- Data provided:
──────────────────────────────
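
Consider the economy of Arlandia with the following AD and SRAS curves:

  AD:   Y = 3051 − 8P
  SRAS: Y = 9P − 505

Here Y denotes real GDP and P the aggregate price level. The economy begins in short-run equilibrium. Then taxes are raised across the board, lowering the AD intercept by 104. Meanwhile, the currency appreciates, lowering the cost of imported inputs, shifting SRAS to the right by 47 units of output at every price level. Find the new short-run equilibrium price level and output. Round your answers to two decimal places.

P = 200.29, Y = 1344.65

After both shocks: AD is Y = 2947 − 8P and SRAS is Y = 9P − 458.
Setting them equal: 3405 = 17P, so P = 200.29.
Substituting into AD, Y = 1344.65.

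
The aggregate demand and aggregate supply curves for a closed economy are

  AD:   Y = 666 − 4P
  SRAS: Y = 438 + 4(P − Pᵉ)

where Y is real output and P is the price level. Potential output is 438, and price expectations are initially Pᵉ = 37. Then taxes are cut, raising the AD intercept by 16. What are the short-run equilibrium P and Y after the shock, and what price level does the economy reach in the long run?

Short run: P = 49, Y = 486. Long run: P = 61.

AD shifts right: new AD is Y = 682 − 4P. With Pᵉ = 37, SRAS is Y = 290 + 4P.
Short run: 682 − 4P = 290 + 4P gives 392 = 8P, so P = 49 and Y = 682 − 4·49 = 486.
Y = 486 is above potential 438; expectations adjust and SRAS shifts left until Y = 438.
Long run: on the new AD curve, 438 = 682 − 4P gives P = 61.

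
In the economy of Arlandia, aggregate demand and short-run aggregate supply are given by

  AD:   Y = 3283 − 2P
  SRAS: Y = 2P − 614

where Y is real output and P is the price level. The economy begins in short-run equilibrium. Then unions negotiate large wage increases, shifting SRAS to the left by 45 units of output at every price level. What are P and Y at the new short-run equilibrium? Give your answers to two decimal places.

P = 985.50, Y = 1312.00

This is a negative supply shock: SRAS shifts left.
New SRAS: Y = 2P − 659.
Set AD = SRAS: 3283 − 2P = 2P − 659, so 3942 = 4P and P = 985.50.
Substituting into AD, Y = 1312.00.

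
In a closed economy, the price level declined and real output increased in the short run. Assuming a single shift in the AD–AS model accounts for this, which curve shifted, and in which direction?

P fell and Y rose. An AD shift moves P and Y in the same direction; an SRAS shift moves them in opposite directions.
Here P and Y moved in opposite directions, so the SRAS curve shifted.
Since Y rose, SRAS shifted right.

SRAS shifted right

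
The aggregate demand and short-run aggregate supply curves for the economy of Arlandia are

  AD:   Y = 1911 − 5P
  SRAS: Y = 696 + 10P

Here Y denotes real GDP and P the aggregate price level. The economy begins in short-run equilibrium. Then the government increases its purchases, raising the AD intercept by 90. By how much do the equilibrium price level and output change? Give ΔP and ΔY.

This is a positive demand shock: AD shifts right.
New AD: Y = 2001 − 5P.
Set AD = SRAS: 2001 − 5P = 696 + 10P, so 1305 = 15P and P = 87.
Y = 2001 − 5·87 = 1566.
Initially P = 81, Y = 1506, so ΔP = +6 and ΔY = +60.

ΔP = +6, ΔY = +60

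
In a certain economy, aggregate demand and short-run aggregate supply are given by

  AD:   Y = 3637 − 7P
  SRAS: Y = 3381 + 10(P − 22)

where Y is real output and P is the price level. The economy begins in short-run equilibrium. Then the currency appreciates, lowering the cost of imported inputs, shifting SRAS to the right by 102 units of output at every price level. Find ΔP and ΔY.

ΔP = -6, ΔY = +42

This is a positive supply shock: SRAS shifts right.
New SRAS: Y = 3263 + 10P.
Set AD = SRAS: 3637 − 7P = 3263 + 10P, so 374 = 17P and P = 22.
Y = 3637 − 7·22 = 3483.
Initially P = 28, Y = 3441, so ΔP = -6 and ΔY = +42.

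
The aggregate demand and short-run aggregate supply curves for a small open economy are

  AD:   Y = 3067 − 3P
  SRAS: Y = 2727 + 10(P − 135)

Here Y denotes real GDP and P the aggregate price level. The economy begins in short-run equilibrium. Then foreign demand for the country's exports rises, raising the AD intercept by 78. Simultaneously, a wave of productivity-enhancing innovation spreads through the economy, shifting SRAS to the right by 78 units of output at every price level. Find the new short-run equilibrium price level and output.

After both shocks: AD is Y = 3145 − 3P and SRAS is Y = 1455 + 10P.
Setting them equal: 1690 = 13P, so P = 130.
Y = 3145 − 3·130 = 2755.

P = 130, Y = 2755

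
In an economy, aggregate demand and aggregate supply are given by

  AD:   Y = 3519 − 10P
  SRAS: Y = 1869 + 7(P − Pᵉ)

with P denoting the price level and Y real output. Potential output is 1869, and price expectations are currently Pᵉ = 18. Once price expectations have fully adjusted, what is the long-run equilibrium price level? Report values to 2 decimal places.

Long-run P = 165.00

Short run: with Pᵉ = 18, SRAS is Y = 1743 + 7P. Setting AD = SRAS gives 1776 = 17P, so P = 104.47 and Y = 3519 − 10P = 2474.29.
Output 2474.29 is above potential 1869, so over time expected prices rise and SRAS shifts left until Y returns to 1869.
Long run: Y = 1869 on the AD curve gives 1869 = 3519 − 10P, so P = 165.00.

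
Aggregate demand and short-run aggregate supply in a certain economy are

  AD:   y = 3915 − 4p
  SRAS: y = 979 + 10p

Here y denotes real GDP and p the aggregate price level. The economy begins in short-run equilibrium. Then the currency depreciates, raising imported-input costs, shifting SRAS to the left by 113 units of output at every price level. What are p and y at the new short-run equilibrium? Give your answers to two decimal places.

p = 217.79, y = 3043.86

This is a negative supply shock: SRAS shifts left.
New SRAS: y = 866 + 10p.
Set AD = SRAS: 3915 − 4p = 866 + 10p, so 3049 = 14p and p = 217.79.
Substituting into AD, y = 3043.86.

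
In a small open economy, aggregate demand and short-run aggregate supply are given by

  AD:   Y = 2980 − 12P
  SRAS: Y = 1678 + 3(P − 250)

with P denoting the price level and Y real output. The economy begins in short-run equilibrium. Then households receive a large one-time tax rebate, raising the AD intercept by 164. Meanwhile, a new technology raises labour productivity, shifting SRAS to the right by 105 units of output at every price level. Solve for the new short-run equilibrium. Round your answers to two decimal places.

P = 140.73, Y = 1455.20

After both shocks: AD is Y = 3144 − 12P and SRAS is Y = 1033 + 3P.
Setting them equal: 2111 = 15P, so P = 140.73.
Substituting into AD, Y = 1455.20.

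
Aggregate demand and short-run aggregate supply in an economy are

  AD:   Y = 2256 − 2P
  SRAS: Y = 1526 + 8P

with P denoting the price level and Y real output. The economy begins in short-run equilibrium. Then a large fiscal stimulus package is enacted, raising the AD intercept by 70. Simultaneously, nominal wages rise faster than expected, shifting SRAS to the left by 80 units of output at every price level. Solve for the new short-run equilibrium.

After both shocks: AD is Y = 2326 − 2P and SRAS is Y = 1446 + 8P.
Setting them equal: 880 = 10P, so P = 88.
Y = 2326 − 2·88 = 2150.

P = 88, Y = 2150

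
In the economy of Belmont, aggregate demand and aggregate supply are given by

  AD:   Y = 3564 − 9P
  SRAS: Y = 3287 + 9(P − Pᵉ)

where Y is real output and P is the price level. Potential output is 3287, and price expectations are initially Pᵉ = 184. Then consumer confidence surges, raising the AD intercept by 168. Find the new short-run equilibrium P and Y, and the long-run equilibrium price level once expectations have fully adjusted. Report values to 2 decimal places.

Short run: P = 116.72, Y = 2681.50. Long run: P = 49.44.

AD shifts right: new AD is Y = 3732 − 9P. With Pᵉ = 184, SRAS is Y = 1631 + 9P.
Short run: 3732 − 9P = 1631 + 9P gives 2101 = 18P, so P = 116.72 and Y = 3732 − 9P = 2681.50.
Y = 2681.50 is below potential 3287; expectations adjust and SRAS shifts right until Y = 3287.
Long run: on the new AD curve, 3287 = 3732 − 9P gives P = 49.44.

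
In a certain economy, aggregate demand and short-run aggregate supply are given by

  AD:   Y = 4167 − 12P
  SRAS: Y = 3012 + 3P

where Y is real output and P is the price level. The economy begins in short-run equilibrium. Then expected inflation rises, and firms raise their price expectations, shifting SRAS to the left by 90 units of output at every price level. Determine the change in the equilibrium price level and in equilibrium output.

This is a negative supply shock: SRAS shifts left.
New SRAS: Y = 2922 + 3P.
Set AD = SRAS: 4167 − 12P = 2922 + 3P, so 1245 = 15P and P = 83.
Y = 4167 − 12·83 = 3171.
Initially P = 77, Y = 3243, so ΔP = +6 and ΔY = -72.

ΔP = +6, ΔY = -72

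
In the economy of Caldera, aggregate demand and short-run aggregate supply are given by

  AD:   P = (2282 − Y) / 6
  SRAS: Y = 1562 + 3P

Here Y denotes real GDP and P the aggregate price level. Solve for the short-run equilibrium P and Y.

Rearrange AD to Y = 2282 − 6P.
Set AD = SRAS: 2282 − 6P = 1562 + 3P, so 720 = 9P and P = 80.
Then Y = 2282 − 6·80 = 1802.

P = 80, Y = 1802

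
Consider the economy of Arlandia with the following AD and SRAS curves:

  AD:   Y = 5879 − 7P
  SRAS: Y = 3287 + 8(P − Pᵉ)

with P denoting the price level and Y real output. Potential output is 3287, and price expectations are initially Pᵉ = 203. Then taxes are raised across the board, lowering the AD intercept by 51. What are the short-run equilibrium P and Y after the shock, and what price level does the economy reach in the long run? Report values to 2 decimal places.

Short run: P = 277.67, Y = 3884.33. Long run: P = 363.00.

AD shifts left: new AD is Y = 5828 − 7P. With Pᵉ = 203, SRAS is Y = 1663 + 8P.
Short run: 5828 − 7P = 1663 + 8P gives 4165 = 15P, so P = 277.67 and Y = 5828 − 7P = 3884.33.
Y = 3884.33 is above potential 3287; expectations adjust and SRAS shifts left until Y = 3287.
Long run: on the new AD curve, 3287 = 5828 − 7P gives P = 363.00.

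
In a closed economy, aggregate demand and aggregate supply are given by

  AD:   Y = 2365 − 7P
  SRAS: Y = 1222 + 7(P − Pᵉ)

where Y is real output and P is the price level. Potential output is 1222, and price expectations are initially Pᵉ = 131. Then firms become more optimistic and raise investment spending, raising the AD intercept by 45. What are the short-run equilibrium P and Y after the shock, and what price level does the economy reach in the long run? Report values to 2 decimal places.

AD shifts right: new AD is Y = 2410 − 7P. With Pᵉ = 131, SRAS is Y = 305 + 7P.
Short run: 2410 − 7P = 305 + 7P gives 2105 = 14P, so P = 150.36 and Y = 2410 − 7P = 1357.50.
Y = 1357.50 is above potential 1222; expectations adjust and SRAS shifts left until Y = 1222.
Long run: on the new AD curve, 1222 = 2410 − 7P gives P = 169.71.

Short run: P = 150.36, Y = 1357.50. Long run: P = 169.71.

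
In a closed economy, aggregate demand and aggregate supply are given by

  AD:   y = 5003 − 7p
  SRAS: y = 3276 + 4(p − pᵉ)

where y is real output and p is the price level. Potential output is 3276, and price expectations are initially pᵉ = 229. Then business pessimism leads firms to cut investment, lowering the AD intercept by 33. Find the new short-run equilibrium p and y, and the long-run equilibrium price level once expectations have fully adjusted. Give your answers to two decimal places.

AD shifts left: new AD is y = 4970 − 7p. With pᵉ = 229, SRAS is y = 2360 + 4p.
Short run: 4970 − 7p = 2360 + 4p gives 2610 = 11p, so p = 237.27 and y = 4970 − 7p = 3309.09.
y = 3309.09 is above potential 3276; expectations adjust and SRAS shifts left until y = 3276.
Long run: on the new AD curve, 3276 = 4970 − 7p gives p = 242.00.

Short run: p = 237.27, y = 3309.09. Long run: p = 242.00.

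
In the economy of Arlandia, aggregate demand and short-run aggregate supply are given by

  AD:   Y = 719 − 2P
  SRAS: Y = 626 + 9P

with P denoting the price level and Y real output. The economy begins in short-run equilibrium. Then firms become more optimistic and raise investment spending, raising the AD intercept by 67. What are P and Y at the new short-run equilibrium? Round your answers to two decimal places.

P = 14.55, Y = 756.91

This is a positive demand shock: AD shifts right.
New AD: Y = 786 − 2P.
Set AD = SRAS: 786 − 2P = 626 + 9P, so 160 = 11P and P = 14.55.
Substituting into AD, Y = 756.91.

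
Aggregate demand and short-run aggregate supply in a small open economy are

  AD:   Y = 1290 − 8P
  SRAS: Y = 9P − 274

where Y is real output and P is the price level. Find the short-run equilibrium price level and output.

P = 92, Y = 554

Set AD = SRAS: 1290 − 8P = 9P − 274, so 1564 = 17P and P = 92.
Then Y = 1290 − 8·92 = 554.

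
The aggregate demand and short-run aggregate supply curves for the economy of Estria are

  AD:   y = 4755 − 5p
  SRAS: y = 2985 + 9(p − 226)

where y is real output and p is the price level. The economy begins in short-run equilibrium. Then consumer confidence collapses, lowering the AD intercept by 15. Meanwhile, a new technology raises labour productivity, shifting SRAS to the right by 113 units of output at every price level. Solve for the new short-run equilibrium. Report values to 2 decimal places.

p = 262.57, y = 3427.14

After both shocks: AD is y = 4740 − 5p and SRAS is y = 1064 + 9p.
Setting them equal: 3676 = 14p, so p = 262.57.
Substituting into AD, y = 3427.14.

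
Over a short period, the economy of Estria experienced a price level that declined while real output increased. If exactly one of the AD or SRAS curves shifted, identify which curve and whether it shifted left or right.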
──────────────────────────────
- Description of the task: From the entries above, return each line with the word "open" in it.

- Exercise solution:
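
The aggregate demand and short-run aggregate supply curves for a small open economy are
In a small open economy, aggregate demand and short-run aggregate supply are given by
Aggregate demand and short-run aggregate supply in a small open economy are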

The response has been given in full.